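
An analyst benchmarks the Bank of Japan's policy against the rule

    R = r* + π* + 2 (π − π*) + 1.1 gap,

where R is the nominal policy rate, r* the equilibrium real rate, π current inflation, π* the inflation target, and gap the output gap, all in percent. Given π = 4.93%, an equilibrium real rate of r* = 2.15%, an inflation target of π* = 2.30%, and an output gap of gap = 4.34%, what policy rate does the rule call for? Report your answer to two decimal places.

R = 2.15 + 2.30 + 2 × (4.93 − 2.30) + 1.1 × 4.34
   = 2.15 + 2.3 + 5.26 + 4.774 = 14.48

14.48%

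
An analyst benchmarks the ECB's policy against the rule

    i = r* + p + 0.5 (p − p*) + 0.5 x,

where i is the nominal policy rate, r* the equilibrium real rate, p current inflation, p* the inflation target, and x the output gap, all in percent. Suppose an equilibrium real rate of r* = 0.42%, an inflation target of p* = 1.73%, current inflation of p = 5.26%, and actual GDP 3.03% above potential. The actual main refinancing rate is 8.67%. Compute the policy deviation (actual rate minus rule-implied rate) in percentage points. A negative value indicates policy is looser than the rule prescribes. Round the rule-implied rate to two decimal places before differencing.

-0.29 pp

Output 3.03% above potential → x = 3.03.
i = 0.42 + 5.26 + 0.5 × (5.26 − 1.73) + 0.5 × 3.03
   = 0.42 + 5.26 + 1.765 + 1.515 = 8.96
Deviation = 8.67 − 8.96 = -0.29 pp.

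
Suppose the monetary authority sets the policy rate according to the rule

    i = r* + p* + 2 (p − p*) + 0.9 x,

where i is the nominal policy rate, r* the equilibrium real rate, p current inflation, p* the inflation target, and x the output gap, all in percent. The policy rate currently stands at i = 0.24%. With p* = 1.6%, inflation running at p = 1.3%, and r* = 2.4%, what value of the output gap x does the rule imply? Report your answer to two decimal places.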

::::

◆ WHAT THE EXERCISE ASKS ◆
With every line intact, reproduce the listing verbatim.

◆ REPLY ◆
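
An analyst benchmarks the Bank of Japan's policy against the rule

    R = r* + π* + 2 (π − π*) + 1.1 gap,

where R is the nominal policy rate, r* the equilibrium real rate, π current inflation, π* the inflation target, and gap the output gap, all in percent. Given π = 4.93%, an equilibrium real rate of r* = 2.15%, an inflation target of π* = 2.30%, and an output gap of gap = 4.34%, what policy rate does the rule call for? Report your answer to two decimal places.

R = 2.15 + 2.30 + 2 × (4.93 − 2.30) + 1.1 × 4.34
   = 2.15 + 2.3 + 5.26 + 4.774 = 14.48

14.48%

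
An analyst benchmarks the ECB's policy against the rule

    i = r* + p + 0.5 (p − p*) + 0.5 x,

where i is the nominal policy rate, r* the equilibrium real rate, p current inflation, p* the inflation target, and x the output gap, all in percent. Suppose an equilibrium real rate of r* = 0.42%, an inflation target of p* = 1.73%, current inflation of p = 5.26%, and actual GDP 3.03% above potential. The actual main refinancing rate is 8.67%. Compute the policy deviation (actual rate minus rule-implied rate) in percentage points. A negative value indicates policy is looser than the rule prescribes. Round the rule-implied rate to two decimal places before differencing.

-0.29 pp

Output 3.03% above potential → x = 3.03.
i = 0.42 + 5.26 + 0.5 × (5.26 − 1.73) + 0.5 × 3.03
   = 0.42 + 5.26 + 1.765 + 1.515 = 8.96
Deviation = 8.67 − 8.96 = -0.29 pp.

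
Suppose the monetary authority sets the policy rate according to the rule

    i = r* + p* + 2 (p − p*) + 0.9 x,

where i is the nominal policy rate, r* the equilibrium real rate, p current inflation, p* the inflation target, and x the output gap, all in percent. The policy rate currently stands at i = 0.24%. With p* = 1.6%, inflation running at p = 1.3%, and r* = 2.4%, what value of the output gap x does the rule imply? Report your answer to two decimal places.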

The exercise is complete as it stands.